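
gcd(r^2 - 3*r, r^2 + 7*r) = r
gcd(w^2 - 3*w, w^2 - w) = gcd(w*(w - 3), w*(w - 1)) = w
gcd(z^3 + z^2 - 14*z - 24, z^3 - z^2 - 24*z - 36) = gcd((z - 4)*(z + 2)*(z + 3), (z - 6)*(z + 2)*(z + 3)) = z^2 + 5*z + 6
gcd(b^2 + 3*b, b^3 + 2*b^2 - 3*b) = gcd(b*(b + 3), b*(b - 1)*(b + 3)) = b^2 + 3*b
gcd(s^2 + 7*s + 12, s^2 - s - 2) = 1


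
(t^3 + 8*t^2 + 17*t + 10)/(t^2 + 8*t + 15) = (t^2 + 3*t + 2)/(t + 3)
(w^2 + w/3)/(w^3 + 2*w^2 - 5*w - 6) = w*(3*w + 1)/(3*(w^3 + 2*w^2 - 5*w - 6))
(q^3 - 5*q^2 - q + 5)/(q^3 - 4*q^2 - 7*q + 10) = (q + 1)/(q + 2)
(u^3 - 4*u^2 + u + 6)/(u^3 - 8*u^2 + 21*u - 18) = (u + 1)/(u - 3)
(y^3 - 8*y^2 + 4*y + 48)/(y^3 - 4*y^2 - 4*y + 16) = (y - 6)/(y - 2)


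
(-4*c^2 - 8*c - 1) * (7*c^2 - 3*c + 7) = -28*c^4 - 44*c^3 - 11*c^2 - 53*c - 7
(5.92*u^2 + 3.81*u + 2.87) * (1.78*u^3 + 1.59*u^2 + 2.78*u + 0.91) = 10.5376*u^5 + 16.1946*u^4 + 27.6241*u^3 + 20.5423*u^2 + 11.4457*u + 2.6117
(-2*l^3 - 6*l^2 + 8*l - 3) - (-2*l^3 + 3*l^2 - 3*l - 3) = -9*l^2 + 11*l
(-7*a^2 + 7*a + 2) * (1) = -7*a^2 + 7*a + 2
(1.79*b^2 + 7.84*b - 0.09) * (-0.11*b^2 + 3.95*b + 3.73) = -0.1969*b^4 + 6.2081*b^3 + 37.6546*b^2 + 28.8877*b - 0.3357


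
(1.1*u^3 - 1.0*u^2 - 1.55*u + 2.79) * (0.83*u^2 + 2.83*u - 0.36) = 0.913*u^5 + 2.283*u^4 - 4.5125*u^3 - 1.7108*u^2 + 8.4537*u - 1.0044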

**WHAT TO DO**
An exact copy of every line above is needed.

**TASK ANSWER**
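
gcd(r^2 - 3*r, r^2 + 7*r) = r
gcd(w^2 - 3*w, w^2 - w) = gcd(w*(w - 3), w*(w - 1)) = w
gcd(z^3 + z^2 - 14*z - 24, z^3 - z^2 - 24*z - 36) = gcd((z - 4)*(z + 2)*(z + 3), (z - 6)*(z + 2)*(z + 3)) = z^2 + 5*z + 6
gcd(b^2 + 3*b, b^3 + 2*b^2 - 3*b) = gcd(b*(b + 3), b*(b - 1)*(b + 3)) = b^2 + 3*b
gcd(s^2 + 7*s + 12, s^2 - s - 2) = 1


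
(t^3 + 8*t^2 + 17*t + 10)/(t^2 + 8*t + 15) = (t^2 + 3*t + 2)/(t + 3)
(w^2 + w/3)/(w^3 + 2*w^2 - 5*w - 6) = w*(3*w + 1)/(3*(w^3 + 2*w^2 - 5*w - 6))
(q^3 - 5*q^2 - q + 5)/(q^3 - 4*q^2 - 7*q + 10) = (q + 1)/(q + 2)
(u^3 - 4*u^2 + u + 6)/(u^3 - 8*u^2 + 21*u - 18) = (u + 1)/(u - 3)
(y^3 - 8*y^2 + 4*y + 48)/(y^3 - 4*y^2 - 4*y + 16) = (y - 6)/(y - 2)


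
(-4*c^2 - 8*c - 1) * (7*c^2 - 3*c + 7) = -28*c^4 - 44*c^3 - 11*c^2 - 53*c - 7
(5.92*u^2 + 3.81*u + 2.87) * (1.78*u^3 + 1.59*u^2 + 2.78*u + 0.91) = 10.5376*u^5 + 16.1946*u^4 + 27.6241*u^3 + 20.5423*u^2 + 11.4457*u + 2.6117
(-2*l^3 - 6*l^2 + 8*l - 3) - (-2*l^3 + 3*l^2 - 3*l - 3) = -9*l^2 + 11*l
(-7*a^2 + 7*a + 2) * (1) = -7*a^2 + 7*a + 2
(1.79*b^2 + 7.84*b - 0.09) * (-0.11*b^2 + 3.95*b + 3.73) = -0.1969*b^4 + 6.2081*b^3 + 37.6546*b^2 + 28.8877*b - 0.3357


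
(1.1*u^3 - 1.0*u^2 - 1.55*u + 2.79) * (0.83*u^2 + 2.83*u - 0.36) = 0.913*u^5 + 2.283*u^4 - 4.5125*u^3 - 1.7108*u^2 + 8.4537*u - 1.0044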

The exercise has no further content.